→ EXERCISE DESCRIPTION
Gather from the material every line that contains the string "fill".

→ SUPPLIED ENTRIES

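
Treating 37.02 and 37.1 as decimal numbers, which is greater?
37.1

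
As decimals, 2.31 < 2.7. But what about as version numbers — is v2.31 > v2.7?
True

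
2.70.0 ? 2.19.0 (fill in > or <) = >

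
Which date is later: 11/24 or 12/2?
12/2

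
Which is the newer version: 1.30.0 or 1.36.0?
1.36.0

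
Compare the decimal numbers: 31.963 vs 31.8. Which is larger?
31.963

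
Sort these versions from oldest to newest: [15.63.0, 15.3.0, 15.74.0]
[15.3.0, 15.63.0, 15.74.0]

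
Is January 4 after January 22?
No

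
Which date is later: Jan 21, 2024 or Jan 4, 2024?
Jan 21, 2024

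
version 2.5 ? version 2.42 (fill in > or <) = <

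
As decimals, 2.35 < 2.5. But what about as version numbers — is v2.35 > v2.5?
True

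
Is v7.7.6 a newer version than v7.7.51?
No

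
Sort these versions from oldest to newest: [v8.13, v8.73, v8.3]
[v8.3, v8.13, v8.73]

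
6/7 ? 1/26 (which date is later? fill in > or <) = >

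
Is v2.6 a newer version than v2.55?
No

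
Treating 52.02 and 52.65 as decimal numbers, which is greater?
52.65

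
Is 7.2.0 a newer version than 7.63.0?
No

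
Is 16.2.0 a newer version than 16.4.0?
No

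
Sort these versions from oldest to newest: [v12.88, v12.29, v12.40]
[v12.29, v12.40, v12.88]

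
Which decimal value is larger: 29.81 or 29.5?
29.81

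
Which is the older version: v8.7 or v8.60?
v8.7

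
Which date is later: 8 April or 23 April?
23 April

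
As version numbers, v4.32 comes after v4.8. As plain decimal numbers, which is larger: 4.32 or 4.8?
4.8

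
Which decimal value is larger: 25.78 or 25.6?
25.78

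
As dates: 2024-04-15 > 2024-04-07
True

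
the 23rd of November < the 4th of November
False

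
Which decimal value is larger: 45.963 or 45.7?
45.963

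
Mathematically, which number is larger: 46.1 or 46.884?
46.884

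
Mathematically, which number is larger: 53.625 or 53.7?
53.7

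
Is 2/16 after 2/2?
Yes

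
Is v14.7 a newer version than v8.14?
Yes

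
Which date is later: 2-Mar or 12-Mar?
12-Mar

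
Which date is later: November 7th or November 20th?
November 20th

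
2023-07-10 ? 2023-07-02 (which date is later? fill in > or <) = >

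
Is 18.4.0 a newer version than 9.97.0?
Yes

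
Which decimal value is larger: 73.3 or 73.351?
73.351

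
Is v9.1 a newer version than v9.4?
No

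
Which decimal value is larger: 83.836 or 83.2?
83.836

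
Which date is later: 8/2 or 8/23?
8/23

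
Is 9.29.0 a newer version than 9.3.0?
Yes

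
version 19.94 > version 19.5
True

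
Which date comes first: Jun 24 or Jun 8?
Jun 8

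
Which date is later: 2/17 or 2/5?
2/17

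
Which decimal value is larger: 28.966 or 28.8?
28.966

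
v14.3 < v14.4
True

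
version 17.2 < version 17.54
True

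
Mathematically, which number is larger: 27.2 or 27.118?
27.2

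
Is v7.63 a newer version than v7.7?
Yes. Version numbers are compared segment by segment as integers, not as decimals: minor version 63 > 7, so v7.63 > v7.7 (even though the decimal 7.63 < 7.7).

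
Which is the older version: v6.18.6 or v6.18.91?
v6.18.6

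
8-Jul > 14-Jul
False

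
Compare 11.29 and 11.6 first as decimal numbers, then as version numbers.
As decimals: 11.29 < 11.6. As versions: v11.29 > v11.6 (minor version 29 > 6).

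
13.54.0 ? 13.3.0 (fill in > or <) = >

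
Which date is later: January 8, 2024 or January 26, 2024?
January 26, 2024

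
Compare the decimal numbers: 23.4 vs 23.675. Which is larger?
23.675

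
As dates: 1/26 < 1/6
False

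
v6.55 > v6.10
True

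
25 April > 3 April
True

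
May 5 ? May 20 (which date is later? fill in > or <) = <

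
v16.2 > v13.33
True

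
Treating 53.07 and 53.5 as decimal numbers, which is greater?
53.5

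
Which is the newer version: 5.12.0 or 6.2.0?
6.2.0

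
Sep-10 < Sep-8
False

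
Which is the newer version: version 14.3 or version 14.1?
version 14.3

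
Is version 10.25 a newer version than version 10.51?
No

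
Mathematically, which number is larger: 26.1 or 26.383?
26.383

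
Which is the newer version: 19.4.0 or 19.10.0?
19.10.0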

→ EXERCISE SOLUTION
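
2.70.0 ? 2.19.0 (fill in > or <) = >
version 2.5 ? version 2.42 (fill in > or <) = <
6/7 ? 1/26 (which date is later? fill in > or <) = >
2023-07-10 ? 2023-07-02 (which date is later? fill in > or <) = >
13.54.0 ? 13.3.0 (fill in > or <) = >
May 5 ? May 20 (which date is later? fill in > or <) = <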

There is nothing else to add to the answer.